# Activity
Write out exactly the lines that run from the one containing "On a spherical Earth, consider the great-circle arc joining lat" to the end of the entries below, with both end lines included.

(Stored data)
-- -- --
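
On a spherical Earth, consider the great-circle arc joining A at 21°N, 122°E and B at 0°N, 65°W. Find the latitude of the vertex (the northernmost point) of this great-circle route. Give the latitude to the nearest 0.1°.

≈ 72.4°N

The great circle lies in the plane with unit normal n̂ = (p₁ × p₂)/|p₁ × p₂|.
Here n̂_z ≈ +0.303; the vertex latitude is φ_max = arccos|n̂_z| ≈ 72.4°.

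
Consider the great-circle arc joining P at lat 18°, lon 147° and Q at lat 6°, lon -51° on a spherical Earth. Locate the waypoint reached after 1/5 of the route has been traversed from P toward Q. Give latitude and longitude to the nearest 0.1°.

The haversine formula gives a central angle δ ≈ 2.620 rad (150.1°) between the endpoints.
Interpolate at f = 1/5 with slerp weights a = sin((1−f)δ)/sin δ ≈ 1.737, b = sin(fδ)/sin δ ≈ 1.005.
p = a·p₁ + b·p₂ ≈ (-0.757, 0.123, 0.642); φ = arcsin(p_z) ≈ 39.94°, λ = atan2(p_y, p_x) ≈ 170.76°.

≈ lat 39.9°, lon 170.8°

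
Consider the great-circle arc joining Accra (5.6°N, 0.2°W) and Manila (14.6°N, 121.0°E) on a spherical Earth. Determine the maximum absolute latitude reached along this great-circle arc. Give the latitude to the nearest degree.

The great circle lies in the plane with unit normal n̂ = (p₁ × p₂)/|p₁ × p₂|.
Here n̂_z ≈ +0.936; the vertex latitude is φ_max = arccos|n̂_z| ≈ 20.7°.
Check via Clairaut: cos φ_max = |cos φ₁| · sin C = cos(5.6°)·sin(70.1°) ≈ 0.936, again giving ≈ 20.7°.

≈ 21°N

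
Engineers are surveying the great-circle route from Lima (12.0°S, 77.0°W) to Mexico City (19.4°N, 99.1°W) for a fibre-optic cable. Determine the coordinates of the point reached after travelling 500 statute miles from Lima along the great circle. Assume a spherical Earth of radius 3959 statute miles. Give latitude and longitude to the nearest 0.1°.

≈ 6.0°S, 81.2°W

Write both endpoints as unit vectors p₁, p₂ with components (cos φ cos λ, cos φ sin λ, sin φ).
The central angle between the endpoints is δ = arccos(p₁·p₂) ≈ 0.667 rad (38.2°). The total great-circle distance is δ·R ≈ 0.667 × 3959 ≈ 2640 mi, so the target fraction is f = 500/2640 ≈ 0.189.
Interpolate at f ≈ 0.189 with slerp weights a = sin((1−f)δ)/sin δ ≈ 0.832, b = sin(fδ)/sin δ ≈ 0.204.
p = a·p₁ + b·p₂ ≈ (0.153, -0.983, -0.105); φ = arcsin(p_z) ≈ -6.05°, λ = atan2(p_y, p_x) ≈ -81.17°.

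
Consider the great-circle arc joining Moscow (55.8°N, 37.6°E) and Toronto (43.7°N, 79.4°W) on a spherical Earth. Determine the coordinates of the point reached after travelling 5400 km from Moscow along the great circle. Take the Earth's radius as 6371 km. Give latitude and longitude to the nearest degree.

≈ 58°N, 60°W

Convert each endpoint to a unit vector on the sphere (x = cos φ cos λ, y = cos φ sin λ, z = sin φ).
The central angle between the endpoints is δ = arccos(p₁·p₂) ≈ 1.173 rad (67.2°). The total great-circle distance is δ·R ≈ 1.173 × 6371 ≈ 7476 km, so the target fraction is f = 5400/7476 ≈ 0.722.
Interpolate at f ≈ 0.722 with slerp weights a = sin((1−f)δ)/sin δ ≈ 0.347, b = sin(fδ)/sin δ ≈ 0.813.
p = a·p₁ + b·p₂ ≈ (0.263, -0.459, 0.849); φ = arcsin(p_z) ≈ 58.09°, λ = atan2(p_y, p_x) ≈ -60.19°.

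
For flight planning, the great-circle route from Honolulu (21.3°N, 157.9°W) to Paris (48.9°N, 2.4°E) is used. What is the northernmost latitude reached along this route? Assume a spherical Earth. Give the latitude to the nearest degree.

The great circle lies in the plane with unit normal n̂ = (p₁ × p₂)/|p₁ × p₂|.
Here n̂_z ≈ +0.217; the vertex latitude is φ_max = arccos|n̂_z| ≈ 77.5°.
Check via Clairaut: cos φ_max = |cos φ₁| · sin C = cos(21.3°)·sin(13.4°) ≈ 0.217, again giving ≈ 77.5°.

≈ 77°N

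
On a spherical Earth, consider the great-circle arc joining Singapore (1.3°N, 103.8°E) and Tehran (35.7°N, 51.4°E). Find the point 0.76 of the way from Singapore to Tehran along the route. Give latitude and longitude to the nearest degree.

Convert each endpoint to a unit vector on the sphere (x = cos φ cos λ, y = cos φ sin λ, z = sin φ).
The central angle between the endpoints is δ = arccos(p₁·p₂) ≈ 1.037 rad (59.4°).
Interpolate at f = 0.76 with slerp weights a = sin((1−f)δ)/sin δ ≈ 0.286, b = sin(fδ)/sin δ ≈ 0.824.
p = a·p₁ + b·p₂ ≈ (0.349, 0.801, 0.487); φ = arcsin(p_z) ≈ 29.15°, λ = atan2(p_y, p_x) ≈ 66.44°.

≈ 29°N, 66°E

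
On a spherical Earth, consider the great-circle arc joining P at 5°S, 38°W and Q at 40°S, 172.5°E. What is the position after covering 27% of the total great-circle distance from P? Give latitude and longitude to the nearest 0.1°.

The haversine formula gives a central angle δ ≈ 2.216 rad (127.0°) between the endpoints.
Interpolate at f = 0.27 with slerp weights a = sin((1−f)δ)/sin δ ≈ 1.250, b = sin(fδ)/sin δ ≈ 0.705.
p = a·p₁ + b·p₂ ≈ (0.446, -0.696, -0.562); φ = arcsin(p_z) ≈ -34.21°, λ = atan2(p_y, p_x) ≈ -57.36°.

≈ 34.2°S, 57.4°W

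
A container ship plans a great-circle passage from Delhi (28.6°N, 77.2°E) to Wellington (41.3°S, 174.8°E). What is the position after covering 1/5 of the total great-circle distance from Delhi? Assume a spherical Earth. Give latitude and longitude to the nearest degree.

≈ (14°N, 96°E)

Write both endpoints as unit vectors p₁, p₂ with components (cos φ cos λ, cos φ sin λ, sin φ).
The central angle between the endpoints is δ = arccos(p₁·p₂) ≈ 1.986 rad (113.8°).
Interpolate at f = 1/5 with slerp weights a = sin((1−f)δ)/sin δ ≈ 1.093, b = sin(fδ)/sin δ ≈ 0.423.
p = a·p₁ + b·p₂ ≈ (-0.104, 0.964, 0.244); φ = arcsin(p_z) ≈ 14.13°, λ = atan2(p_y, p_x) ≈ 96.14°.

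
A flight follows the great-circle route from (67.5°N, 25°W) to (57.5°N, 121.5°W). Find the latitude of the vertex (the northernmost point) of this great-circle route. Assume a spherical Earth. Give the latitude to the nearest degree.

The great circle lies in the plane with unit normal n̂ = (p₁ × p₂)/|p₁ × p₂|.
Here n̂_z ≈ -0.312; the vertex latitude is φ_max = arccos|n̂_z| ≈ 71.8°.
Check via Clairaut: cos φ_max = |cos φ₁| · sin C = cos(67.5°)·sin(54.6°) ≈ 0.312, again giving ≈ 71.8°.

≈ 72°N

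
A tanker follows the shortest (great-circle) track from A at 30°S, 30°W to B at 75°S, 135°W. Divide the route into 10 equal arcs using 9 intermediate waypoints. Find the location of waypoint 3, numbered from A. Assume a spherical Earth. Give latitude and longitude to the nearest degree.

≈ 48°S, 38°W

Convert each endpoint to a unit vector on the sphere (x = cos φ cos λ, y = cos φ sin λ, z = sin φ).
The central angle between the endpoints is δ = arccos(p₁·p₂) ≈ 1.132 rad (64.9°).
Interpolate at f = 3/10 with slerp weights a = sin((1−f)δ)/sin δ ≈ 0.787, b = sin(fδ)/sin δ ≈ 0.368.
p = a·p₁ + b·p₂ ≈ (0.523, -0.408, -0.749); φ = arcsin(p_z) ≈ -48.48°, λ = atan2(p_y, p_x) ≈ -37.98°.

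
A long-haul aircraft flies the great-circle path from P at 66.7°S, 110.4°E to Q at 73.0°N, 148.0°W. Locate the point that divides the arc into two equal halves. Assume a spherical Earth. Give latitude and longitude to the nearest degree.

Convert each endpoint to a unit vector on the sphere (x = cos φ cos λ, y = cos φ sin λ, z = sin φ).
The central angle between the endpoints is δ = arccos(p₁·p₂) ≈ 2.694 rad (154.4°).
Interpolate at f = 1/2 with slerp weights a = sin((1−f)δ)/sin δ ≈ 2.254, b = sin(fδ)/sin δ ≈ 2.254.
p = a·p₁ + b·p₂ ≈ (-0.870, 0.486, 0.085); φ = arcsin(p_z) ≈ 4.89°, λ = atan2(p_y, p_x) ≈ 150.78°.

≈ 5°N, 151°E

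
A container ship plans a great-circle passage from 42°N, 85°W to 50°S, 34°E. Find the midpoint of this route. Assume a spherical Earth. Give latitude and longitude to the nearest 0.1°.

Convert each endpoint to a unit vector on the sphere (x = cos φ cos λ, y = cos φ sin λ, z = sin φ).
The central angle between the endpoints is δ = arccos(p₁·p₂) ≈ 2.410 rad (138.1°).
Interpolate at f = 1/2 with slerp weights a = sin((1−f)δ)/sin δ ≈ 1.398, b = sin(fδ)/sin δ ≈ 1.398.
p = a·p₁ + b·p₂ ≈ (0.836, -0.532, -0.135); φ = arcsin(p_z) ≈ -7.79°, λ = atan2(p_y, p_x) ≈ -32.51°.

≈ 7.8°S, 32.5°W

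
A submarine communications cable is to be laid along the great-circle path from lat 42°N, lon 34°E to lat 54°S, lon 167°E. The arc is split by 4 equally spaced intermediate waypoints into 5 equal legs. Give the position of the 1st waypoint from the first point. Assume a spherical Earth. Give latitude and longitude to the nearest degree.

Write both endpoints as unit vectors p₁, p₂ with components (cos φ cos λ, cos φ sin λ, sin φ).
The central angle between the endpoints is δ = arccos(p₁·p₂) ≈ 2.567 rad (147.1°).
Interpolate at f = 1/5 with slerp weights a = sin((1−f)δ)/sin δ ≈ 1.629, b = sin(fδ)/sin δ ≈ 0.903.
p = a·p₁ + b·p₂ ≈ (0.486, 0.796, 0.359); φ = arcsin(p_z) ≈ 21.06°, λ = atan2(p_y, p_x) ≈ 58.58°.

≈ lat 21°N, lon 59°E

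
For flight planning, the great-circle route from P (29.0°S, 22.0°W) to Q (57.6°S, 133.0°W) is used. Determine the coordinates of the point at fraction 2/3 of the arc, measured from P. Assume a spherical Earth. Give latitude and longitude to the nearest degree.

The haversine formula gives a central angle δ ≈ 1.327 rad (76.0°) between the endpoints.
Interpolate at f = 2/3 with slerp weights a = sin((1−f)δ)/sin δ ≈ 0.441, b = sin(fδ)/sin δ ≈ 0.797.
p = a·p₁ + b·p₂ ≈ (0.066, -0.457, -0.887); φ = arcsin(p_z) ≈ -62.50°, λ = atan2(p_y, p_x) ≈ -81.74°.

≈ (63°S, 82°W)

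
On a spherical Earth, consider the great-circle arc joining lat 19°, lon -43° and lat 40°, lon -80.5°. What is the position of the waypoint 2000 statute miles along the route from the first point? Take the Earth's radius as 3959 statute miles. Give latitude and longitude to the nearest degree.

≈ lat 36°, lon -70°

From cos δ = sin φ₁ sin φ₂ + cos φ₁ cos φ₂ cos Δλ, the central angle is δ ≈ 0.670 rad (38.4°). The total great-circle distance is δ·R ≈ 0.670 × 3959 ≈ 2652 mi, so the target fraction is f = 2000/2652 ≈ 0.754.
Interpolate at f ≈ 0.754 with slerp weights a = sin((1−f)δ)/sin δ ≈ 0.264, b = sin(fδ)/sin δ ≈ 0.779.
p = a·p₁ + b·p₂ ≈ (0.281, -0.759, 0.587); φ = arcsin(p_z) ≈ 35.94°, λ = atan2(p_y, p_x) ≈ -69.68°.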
-- -- --
# Answer to the exercise
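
On a spherical Earth, consider the great-circle arc joining lat 19°, lon -43° and lat 40°, lon -80.5°. What is the position of the waypoint 2000 statute miles along the route from the first point? Take the Earth's radius as 3959 statute miles. Give latitude and longitude to the nearest degree.

≈ lat 36°, lon -70°

From cos δ = sin φ₁ sin φ₂ + cos φ₁ cos φ₂ cos Δλ, the central angle is δ ≈ 0.670 rad (38.4°). The total great-circle distance is δ·R ≈ 0.670 × 3959 ≈ 2652 mi, so the target fraction is f = 2000/2652 ≈ 0.754.
Interpolate at f ≈ 0.754 with slerp weights a = sin((1−f)δ)/sin δ ≈ 0.264, b = sin(fδ)/sin δ ≈ 0.779.
p = a·p₁ + b·p₂ ≈ (0.281, -0.759, 0.587); φ = arcsin(p_z) ≈ 35.94°, λ = atan2(p_y, p_x) ≈ -69.68°.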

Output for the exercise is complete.